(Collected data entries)
Segment Open
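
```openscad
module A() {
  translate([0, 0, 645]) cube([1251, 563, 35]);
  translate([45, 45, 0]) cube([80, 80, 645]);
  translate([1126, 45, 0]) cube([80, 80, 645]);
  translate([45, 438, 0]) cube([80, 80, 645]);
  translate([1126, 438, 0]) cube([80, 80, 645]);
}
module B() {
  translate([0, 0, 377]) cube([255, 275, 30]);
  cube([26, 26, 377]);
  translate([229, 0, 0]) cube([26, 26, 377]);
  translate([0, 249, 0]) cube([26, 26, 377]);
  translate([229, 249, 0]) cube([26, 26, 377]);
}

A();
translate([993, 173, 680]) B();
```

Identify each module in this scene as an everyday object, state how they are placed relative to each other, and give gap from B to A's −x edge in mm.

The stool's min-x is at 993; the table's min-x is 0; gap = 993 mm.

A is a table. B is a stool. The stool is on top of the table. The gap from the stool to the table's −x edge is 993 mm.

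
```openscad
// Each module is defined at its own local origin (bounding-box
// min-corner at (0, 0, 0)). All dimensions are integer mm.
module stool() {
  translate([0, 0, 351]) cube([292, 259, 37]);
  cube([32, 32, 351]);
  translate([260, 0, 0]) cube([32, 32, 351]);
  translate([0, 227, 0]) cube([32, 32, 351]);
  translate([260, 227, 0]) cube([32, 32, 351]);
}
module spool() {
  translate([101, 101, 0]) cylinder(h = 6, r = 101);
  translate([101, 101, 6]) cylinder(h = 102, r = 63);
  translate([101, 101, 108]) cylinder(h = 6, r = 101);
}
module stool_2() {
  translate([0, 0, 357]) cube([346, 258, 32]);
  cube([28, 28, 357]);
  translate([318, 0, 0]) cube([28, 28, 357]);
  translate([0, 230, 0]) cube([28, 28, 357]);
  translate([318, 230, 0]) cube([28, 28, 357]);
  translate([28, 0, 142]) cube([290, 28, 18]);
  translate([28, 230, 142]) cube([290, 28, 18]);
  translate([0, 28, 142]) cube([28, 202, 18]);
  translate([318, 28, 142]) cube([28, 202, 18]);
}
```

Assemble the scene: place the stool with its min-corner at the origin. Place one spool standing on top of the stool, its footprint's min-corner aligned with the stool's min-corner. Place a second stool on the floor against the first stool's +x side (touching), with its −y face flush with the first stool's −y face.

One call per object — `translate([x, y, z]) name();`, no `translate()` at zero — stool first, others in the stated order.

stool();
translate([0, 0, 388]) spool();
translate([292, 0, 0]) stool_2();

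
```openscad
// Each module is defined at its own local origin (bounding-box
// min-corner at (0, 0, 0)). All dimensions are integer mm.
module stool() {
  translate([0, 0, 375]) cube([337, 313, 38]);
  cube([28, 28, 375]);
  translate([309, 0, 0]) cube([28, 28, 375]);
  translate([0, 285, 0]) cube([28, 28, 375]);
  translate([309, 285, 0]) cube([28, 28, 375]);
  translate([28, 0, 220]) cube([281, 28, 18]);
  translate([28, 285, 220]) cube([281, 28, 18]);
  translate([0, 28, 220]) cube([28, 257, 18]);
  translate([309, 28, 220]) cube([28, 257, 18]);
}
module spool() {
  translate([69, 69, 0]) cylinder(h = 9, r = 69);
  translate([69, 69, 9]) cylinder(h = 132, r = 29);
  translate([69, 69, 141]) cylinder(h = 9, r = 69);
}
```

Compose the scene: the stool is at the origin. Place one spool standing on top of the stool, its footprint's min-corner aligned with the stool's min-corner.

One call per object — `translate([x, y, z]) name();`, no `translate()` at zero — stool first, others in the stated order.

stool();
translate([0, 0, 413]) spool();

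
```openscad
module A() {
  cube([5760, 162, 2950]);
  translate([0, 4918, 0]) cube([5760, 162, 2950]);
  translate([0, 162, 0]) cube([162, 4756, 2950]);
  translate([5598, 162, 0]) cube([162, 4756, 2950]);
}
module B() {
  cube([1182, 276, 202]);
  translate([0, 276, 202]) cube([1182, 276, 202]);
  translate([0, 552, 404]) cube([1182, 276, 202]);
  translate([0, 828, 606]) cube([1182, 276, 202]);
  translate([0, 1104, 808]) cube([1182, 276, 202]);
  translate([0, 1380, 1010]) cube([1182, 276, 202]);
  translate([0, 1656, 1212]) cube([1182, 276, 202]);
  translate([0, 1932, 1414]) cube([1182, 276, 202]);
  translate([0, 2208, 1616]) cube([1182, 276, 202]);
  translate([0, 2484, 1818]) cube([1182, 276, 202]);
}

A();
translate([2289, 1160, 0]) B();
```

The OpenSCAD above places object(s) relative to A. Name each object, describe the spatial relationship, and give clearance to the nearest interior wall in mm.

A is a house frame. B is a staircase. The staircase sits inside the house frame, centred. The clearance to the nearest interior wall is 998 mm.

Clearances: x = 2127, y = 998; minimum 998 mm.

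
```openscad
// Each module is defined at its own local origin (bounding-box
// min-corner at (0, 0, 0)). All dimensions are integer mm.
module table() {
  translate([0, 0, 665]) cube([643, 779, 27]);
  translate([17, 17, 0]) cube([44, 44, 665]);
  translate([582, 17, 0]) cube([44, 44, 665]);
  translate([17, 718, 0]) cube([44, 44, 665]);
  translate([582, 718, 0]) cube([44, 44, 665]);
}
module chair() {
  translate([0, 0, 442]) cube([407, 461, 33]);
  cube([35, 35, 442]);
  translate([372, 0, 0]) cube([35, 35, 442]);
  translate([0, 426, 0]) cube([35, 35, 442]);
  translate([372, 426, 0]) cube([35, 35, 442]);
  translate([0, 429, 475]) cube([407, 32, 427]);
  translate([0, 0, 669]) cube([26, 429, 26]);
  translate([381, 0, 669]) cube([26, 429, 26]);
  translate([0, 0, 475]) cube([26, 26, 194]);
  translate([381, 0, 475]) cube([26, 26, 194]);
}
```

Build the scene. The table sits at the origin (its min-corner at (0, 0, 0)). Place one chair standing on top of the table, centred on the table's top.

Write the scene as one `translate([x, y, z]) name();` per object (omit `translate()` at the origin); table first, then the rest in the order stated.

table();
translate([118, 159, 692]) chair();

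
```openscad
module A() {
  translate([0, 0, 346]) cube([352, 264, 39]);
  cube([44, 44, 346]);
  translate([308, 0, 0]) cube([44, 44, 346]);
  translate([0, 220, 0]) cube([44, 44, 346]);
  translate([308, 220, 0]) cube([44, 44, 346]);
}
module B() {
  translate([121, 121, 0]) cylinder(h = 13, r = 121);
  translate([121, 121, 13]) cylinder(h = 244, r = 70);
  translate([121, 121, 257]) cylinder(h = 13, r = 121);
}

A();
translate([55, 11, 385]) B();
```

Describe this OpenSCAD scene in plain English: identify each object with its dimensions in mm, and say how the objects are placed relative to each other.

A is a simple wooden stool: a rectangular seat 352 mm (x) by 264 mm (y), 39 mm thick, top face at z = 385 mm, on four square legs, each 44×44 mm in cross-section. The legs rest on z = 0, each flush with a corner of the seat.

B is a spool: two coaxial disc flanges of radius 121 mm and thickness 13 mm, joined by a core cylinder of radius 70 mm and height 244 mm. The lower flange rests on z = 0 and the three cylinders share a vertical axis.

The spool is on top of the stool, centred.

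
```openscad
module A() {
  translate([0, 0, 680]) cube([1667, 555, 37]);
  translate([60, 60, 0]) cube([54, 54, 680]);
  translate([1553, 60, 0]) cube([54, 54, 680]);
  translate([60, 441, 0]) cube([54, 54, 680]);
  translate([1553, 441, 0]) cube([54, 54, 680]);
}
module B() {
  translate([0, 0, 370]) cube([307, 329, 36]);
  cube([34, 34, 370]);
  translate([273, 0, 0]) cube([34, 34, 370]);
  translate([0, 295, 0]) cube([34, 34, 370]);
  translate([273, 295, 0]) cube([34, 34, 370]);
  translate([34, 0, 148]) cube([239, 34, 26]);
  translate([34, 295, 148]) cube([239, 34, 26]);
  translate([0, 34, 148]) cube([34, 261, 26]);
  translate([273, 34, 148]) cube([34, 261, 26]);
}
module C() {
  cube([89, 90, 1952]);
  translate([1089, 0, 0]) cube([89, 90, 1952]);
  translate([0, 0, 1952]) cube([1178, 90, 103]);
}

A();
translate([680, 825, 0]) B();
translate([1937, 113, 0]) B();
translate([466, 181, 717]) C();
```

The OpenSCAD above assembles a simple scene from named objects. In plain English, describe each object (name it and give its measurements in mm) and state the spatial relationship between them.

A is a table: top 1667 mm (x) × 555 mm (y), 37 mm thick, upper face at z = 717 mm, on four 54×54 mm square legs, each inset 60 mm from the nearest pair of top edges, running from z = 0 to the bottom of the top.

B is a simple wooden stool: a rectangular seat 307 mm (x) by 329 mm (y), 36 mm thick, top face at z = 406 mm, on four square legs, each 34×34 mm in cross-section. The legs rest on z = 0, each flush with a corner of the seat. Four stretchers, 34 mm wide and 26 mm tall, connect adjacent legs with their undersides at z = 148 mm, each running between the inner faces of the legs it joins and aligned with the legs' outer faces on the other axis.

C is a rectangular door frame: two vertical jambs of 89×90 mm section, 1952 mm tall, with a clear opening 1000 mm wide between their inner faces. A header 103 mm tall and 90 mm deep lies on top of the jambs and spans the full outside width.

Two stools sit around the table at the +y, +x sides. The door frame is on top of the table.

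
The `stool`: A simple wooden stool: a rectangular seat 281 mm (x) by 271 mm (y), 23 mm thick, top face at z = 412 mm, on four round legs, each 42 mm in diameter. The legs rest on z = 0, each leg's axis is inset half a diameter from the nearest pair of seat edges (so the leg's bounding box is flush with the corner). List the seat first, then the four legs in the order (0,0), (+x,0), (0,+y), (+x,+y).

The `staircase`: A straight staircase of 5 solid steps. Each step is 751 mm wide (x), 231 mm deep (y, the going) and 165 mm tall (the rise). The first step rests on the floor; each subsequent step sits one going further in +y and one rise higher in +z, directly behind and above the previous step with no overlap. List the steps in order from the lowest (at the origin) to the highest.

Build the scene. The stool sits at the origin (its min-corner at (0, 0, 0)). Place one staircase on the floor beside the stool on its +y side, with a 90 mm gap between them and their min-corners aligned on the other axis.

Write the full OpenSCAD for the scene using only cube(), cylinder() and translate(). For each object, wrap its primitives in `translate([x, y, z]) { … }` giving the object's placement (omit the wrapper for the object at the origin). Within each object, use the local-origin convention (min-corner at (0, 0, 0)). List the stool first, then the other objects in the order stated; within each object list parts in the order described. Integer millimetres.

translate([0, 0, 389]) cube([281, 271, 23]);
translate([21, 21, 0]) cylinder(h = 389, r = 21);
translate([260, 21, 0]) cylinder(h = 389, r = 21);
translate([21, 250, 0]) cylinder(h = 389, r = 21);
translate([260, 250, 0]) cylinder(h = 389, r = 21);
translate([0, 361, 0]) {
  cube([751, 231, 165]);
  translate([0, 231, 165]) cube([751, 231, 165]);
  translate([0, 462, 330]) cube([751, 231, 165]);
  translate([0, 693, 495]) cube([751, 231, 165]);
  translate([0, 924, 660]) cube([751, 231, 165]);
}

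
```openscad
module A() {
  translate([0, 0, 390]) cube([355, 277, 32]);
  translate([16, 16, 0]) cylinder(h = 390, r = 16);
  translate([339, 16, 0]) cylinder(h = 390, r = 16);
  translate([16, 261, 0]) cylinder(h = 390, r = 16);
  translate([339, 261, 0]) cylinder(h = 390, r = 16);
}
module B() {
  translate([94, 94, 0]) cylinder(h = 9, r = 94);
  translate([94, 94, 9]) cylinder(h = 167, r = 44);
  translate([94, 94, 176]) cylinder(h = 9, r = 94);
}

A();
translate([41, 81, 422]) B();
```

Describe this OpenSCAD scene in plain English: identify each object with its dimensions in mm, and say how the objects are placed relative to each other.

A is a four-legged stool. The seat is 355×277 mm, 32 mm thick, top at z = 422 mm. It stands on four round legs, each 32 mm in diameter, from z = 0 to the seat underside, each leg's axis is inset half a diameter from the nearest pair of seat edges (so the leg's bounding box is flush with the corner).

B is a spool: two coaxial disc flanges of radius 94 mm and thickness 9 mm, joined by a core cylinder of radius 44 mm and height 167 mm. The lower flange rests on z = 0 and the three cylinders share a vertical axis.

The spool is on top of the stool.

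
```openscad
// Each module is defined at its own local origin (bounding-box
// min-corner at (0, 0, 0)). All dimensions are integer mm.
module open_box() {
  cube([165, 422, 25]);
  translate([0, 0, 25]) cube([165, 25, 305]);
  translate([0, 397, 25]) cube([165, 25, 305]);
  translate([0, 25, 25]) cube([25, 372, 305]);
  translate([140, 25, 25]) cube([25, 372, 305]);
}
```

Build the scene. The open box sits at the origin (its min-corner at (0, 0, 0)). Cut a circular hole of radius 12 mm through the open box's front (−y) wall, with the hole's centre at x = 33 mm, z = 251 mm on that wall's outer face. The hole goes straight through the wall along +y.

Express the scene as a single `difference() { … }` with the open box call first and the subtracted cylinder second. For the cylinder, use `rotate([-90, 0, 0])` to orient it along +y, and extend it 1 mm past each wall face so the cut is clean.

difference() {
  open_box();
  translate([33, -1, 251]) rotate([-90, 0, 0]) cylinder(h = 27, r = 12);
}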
Segment Closed
WORK REQUIRED ▸ Copy each line above that contains the word "footprint".

ANSWER BOX ▸
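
Assemble the scene: place the stool with its min-corner at the origin. Place one spool standing on top of the stool, its footprint's min-corner aligned with the stool's min-corner. Place a second stool on the floor against the first stool's +x side (touching), with its −y face flush with the first stool's −y face.
Compose the scene: the stool is at the origin. Place one spool standing on top of the stool, its footprint's min-corner aligned with the stool's min-corner.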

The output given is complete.